- _Your objective_
Every line below between the one holding "where where she" and the one holding "Consider the following token sequence. Tokenize", inclusive, should be copied exactly, and no other line.

- _Stored items_
+===+

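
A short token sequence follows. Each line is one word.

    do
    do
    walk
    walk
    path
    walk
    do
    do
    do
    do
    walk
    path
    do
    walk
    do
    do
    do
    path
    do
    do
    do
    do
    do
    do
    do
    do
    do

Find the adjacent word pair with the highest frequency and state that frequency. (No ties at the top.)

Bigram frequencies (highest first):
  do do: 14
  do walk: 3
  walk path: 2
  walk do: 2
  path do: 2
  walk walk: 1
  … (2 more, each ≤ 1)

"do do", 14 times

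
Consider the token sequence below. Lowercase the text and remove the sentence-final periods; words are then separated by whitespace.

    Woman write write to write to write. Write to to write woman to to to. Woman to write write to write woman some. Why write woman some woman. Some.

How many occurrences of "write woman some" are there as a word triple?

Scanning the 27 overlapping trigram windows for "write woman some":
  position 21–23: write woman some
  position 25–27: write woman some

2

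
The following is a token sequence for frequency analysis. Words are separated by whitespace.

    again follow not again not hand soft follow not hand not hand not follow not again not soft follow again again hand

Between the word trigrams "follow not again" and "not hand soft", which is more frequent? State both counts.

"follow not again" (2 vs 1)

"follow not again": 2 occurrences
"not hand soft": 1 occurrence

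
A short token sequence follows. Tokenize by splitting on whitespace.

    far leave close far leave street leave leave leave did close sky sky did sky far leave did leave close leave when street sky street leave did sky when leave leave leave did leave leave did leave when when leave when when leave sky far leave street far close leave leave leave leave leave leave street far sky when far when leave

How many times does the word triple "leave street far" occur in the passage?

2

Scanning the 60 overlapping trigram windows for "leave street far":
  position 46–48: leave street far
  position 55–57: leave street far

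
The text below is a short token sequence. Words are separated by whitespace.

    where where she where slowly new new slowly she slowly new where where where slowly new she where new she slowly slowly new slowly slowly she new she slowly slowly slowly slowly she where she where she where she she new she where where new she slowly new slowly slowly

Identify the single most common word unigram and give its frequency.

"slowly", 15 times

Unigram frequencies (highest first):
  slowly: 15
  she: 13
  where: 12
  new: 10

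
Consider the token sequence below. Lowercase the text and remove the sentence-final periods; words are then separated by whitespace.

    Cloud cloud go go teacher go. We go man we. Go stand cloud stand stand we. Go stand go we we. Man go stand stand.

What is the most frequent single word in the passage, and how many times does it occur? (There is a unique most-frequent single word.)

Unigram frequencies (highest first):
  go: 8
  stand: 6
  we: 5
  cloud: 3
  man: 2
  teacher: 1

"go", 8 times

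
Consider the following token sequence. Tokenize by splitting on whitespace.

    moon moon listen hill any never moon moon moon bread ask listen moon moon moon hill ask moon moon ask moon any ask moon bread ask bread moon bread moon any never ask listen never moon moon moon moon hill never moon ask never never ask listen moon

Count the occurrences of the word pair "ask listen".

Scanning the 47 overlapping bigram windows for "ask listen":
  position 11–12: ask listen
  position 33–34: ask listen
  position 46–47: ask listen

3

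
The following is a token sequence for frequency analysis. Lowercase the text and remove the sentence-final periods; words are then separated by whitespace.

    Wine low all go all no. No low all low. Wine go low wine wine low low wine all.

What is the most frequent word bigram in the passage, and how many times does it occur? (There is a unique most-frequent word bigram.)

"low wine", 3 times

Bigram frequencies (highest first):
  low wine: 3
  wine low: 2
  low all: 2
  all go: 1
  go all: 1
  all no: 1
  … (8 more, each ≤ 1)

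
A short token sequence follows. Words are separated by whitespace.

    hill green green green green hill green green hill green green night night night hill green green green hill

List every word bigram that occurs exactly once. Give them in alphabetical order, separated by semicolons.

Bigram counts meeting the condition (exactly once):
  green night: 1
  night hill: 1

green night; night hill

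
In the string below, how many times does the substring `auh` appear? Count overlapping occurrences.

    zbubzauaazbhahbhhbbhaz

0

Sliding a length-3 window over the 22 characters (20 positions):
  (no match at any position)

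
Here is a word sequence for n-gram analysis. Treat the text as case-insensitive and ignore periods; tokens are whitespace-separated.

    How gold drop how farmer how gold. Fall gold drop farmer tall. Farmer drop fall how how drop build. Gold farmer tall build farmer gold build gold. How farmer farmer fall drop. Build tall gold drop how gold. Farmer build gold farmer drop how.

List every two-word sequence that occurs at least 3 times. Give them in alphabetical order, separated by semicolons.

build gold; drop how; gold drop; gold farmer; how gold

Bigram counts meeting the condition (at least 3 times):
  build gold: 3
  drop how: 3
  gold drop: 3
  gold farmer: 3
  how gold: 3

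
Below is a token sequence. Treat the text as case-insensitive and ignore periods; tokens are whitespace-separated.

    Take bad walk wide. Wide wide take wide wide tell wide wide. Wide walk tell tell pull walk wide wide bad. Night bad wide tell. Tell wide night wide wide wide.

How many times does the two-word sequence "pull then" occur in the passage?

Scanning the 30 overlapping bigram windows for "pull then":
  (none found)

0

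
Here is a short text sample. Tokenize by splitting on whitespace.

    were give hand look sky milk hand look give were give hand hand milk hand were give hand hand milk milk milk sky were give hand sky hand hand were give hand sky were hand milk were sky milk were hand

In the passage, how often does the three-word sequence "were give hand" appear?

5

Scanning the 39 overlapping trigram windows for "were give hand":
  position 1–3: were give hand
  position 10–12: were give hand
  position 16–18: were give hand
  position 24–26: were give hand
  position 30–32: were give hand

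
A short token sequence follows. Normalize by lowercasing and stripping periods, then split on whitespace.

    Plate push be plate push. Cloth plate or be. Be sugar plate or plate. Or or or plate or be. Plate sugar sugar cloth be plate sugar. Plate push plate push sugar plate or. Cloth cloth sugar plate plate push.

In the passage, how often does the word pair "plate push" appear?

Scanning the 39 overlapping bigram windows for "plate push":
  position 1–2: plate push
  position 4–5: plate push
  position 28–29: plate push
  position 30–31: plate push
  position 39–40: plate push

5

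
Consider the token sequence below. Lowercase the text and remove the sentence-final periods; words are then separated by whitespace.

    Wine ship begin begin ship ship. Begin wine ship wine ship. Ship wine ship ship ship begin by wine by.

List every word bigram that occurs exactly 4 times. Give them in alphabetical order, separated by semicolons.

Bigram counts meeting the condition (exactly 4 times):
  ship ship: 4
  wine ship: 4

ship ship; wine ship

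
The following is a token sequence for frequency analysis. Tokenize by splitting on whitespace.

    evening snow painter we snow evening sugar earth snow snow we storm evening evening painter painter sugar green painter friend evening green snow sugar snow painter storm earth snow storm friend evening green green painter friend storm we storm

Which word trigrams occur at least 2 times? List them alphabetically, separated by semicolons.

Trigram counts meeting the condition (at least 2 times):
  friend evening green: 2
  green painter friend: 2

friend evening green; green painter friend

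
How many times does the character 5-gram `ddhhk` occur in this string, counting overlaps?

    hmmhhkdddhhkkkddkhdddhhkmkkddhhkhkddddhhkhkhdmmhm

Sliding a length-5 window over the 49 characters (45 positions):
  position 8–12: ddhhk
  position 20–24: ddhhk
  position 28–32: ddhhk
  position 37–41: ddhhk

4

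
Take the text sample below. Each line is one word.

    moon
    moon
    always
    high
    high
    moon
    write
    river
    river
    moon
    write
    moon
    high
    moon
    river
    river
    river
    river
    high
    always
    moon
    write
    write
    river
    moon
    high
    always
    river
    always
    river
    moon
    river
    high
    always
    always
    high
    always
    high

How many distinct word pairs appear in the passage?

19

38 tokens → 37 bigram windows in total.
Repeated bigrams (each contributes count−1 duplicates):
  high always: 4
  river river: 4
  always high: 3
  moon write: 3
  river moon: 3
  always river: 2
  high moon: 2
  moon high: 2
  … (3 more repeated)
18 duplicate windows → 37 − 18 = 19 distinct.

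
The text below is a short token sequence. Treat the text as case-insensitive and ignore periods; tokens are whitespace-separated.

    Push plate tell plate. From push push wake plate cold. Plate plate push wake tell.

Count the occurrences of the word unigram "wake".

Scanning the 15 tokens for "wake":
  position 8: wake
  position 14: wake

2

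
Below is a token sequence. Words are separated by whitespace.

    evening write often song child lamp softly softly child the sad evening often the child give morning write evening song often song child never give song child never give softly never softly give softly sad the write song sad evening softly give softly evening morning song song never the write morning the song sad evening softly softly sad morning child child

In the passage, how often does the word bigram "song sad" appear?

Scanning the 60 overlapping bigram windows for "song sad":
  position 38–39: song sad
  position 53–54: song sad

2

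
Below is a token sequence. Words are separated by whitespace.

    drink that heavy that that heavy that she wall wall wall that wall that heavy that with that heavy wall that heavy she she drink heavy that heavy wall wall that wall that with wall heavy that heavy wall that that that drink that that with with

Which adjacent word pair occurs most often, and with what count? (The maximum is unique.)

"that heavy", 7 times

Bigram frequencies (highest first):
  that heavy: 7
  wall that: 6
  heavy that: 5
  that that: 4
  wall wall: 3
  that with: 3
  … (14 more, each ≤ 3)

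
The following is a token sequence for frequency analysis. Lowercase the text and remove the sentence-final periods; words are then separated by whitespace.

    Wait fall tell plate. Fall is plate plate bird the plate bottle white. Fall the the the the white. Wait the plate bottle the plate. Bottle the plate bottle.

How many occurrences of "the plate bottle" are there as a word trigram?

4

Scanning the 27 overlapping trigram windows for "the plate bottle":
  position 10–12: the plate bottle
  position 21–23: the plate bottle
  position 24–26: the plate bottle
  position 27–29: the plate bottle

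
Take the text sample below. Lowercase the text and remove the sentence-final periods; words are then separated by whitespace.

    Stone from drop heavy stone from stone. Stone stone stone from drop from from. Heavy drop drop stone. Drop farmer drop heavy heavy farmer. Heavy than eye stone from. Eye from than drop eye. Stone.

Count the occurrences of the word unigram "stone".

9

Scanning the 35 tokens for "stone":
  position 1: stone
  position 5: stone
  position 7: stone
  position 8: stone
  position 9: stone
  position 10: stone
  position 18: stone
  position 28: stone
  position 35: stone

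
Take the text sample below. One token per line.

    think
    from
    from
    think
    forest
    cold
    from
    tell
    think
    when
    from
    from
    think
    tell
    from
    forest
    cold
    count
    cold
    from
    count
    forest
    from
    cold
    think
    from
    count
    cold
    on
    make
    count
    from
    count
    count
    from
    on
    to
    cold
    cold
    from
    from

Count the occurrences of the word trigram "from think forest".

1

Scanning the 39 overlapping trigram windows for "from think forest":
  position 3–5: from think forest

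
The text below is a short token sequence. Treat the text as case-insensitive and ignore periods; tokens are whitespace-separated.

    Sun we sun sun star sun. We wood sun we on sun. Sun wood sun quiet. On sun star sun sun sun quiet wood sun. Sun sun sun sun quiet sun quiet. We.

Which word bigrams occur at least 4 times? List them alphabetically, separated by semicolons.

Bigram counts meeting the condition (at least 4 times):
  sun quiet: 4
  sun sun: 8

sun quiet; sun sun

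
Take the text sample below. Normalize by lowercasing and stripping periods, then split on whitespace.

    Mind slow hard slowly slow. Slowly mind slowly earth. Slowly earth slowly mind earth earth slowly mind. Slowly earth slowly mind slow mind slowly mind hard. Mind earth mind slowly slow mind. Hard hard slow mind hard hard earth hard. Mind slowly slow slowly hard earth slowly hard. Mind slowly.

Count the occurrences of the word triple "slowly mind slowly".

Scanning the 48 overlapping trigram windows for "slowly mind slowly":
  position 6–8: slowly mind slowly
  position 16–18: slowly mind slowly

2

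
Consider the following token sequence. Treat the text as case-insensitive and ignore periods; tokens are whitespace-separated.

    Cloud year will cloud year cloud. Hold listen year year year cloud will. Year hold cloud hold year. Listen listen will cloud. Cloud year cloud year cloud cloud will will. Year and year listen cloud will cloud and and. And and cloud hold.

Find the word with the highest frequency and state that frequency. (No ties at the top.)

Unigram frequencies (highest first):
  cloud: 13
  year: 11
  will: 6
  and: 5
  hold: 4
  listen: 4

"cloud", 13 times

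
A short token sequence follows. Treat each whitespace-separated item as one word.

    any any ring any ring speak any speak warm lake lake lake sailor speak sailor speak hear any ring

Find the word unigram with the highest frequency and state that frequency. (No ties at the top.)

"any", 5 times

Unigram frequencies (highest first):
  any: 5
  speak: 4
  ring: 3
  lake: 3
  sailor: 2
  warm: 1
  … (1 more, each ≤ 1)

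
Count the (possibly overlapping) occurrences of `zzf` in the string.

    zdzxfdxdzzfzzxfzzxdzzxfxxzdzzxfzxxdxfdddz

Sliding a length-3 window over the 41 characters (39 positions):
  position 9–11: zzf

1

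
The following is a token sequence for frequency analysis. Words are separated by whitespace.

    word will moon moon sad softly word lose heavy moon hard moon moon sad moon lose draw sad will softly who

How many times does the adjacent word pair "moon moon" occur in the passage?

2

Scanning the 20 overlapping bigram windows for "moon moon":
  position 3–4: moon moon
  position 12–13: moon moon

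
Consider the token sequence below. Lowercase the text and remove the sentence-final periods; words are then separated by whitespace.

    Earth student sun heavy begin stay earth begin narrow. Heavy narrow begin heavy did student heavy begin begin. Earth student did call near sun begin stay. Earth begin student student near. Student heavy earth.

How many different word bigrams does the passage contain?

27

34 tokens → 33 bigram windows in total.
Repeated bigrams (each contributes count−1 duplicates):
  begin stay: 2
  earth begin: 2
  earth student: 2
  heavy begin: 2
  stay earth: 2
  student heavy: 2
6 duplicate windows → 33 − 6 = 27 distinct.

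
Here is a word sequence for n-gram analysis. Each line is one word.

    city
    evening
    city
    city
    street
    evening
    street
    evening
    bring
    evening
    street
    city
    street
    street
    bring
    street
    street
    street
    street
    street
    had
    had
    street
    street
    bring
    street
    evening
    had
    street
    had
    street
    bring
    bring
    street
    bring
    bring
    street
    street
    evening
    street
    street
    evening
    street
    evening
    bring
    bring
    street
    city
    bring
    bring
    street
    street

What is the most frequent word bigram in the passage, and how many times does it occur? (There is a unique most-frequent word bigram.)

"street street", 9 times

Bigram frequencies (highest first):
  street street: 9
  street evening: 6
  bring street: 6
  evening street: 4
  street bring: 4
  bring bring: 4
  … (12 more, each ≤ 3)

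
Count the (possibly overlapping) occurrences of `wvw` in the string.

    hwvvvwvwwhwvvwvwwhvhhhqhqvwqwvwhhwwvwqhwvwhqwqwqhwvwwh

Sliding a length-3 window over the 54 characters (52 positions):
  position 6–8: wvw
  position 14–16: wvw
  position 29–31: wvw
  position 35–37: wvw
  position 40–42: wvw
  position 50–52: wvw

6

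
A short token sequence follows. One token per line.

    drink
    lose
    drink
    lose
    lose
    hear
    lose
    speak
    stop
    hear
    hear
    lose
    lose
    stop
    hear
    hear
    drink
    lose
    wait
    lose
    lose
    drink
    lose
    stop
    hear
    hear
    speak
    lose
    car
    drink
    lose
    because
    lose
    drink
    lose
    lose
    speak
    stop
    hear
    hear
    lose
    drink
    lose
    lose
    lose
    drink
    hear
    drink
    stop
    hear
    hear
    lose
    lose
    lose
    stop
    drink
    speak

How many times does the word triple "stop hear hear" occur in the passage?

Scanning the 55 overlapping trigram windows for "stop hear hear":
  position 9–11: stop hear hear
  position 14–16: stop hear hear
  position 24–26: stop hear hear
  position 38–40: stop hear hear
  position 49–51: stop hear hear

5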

+===+

- _Solution to this exercise_
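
    where where she where slowly new new slowly she slowly new where where where slowly new she where new she slowly slowly new slowly slowly she new she slowly slowly slowly slowly she where she where she where she she new she where where new she slowly new slowly slowly

Identify the single most common word unigram and give its frequency.

"slowly", 15 times

Unigram frequencies (highest first):
  slowly: 15
  she: 13
  where: 12
  new: 10

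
Consider the token sequence below. Lowercase the text and remove the sentence-final periods; words are then separated by whitespace.

    Cloud cloud go go teacher go. We go man we. Go stand cloud stand stand we. Go stand go we we. Man go stand stand.

What is the most frequent single word in the passage, and how many times does it occur? (There is a unique most-frequent single word.)

Unigram frequencies (highest first):
  go: 8
  stand: 6
  we: 5
  cloud: 3
  man: 2
  teacher: 1

"go", 8 times

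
Consider the following token sequence. Tokenize by splitting on whitespace.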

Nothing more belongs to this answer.